» **Work task**: Within the records below is a range that opens at the line with "Answer: $13139614635$" and closes at the line with "Answer: 335451/227990 ≈ 1.4713". Return that range word for word, both ends included, and only that range.

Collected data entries

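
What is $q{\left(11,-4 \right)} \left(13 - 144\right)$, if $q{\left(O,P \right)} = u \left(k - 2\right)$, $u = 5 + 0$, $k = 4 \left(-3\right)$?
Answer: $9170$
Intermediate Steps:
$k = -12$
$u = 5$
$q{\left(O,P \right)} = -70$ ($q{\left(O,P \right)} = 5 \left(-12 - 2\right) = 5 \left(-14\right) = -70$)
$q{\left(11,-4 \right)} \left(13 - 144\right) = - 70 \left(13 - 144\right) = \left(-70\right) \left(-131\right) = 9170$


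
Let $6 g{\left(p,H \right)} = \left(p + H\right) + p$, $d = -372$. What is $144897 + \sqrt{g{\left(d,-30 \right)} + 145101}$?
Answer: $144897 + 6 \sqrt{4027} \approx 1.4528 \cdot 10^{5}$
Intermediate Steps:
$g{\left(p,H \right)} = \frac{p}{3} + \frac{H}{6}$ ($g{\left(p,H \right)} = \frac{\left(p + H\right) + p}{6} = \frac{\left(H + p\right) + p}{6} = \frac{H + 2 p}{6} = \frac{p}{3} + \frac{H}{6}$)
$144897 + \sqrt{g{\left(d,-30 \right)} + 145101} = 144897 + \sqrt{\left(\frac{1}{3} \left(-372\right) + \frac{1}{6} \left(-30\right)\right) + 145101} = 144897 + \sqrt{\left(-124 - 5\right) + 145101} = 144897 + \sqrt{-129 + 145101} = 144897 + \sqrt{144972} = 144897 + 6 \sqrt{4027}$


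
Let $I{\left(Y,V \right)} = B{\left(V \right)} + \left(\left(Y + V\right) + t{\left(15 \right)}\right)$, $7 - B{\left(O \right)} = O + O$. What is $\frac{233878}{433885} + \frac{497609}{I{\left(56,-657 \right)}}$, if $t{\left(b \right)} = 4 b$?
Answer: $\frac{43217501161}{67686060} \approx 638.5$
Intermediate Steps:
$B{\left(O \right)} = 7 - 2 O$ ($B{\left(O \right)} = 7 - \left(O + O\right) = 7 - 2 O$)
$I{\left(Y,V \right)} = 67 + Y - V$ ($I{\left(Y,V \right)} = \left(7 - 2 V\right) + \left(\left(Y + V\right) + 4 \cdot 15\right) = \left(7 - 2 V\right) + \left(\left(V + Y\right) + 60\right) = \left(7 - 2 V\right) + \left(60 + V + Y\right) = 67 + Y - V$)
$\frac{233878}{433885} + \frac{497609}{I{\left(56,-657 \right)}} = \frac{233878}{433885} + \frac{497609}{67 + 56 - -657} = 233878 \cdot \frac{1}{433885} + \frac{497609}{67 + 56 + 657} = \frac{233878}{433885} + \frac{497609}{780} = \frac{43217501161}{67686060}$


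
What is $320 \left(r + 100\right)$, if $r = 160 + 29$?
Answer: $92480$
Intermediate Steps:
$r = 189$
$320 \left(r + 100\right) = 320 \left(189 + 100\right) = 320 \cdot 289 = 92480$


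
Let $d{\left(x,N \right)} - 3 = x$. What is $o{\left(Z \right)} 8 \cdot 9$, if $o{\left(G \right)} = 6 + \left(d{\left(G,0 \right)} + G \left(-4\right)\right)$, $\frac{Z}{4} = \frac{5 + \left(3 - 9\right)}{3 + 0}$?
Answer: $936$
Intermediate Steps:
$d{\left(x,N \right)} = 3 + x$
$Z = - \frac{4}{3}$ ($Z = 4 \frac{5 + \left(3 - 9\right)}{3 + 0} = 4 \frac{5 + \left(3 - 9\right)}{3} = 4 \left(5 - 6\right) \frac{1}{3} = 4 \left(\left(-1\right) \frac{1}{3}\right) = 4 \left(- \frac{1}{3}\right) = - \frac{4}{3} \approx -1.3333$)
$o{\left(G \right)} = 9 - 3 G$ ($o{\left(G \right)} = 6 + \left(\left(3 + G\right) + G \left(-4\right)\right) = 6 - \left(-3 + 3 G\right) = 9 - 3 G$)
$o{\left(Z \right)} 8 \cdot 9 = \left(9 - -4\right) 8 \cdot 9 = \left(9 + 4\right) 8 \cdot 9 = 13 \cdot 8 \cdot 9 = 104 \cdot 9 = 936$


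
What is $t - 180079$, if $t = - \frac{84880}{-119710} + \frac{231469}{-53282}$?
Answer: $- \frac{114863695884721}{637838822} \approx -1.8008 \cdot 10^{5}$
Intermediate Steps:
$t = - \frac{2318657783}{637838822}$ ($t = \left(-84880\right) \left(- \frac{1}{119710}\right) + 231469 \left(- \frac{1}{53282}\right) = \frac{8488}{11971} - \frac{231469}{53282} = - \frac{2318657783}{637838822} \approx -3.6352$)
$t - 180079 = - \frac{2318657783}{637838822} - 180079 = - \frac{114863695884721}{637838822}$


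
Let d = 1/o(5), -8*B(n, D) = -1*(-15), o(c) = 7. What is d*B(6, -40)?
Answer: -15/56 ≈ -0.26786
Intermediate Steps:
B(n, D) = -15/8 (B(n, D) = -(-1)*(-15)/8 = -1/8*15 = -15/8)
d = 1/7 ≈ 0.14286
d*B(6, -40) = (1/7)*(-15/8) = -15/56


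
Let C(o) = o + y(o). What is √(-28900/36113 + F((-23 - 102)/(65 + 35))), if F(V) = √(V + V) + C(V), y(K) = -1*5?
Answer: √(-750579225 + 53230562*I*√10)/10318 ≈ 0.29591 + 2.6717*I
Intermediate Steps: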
...
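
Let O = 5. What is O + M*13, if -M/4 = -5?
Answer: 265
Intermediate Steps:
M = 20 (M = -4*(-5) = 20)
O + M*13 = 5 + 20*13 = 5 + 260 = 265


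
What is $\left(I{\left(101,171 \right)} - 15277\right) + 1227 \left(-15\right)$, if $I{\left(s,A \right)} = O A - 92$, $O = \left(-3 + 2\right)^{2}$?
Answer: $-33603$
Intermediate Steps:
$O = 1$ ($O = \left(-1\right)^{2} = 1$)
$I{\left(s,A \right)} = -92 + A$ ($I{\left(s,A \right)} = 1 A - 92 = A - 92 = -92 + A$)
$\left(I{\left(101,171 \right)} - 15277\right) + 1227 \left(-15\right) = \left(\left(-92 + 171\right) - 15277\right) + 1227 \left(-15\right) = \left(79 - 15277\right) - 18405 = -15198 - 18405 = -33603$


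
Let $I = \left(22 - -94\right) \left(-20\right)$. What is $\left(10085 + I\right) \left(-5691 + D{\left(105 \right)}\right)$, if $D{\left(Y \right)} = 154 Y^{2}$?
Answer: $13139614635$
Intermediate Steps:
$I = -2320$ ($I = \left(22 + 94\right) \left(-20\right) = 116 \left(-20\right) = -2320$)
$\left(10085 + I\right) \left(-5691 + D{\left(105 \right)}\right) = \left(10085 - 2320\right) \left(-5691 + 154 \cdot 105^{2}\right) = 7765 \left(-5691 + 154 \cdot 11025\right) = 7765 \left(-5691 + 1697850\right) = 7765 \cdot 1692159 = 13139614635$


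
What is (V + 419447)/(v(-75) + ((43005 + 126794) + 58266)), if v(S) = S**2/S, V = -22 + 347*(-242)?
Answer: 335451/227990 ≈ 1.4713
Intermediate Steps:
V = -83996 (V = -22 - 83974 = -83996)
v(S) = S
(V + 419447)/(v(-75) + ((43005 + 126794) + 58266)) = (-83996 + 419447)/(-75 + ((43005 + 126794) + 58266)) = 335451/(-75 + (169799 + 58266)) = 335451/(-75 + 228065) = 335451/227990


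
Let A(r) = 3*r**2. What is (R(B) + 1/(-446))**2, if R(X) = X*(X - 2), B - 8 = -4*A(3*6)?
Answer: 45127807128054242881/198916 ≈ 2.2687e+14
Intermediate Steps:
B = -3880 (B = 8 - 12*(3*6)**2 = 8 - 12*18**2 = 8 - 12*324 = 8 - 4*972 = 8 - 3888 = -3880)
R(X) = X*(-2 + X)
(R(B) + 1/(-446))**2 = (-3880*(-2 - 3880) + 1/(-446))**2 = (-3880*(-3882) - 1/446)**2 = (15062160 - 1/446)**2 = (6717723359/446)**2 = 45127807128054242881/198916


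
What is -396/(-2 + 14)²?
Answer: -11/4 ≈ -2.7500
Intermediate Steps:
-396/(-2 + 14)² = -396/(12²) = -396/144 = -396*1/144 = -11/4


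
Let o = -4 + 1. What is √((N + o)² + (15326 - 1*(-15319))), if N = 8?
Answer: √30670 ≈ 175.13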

» **Written answer**:
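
Answer: $13139614635$
Intermediate Steps:
$I = -2320$ ($I = \left(22 + 94\right) \left(-20\right) = 116 \left(-20\right) = -2320$)
$\left(10085 + I\right) \left(-5691 + D{\left(105 \right)}\right) = \left(10085 - 2320\right) \left(-5691 + 154 \cdot 105^{2}\right) = 7765 \left(-5691 + 154 \cdot 11025\right) = 7765 \left(-5691 + 1697850\right) = 7765 \cdot 1692159 = 13139614635$


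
What is (V + 419447)/(v(-75) + ((43005 + 126794) + 58266)), if v(S) = S**2/S, V = -22 + 347*(-242)?
Answer: 335451/227990 ≈ 1.4713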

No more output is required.